▶ **Task objective**
Set down all of the records exactly, leaving none out.

[Collected data]
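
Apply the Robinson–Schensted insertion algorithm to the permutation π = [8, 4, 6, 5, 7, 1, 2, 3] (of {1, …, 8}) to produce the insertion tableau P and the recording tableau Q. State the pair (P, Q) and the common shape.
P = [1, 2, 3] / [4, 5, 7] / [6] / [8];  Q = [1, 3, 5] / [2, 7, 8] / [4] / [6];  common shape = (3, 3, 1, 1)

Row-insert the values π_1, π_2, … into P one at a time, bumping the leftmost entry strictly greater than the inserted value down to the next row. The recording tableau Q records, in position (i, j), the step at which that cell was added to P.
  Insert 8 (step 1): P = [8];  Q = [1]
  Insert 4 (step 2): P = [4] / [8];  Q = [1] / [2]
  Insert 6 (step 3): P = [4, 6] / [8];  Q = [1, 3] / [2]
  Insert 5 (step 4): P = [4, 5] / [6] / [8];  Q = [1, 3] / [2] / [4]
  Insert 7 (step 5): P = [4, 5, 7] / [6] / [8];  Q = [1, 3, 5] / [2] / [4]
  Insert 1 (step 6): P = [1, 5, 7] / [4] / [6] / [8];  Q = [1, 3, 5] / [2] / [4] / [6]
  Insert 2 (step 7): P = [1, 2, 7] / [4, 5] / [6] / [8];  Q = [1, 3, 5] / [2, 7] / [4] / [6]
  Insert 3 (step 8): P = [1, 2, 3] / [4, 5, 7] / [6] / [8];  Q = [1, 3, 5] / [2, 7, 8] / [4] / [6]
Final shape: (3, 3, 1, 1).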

▶ **Exercise response**
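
Apply the Robinson–Schensted insertion algorithm to the permutation π = [8, 4, 6, 5, 7, 1, 2, 3] (of {1, …, 8}) to produce the insertion tableau P and the recording tableau Q. State the pair (P, Q) and the common shape.
P = [1, 2, 3] / [4, 5, 7] / [6] / [8];  Q = [1, 3, 5] / [2, 7, 8] / [4] / [6];  common shape = (3, 3, 1, 1)

Row-insert the values π_1, π_2, … into P one at a time, bumping the leftmost entry strictly greater than the inserted value down to the next row. The recording tableau Q records, in position (i, j), the step at which that cell was added to P.
  Insert 8 (step 1): P = [8];  Q = [1]
  Insert 4 (step 2): P = [4] / [8];  Q = [1] / [2]
  Insert 6 (step 3): P = [4, 6] / [8];  Q = [1, 3] / [2]
  Insert 5 (step 4): P = [4, 5] / [6] / [8];  Q = [1, 3] / [2] / [4]
  Insert 7 (step 5): P = [4, 5, 7] / [6] / [8];  Q = [1, 3, 5] / [2] / [4]
  Insert 1 (step 6): P = [1, 5, 7] / [4] / [6] / [8];  Q = [1, 3, 5] / [2] / [4] / [6]
  Insert 2 (step 7): P = [1, 2, 7] / [4, 5] / [6] / [8];  Q = [1, 3, 5] / [2, 7] / [4] / [6]
  Insert 3 (step 8): P = [1, 2, 3] / [4, 5, 7] / [6] / [8];  Q = [1, 3, 5] / [2, 7, 8] / [4] / [6]
Final shape: (3, 3, 1, 1).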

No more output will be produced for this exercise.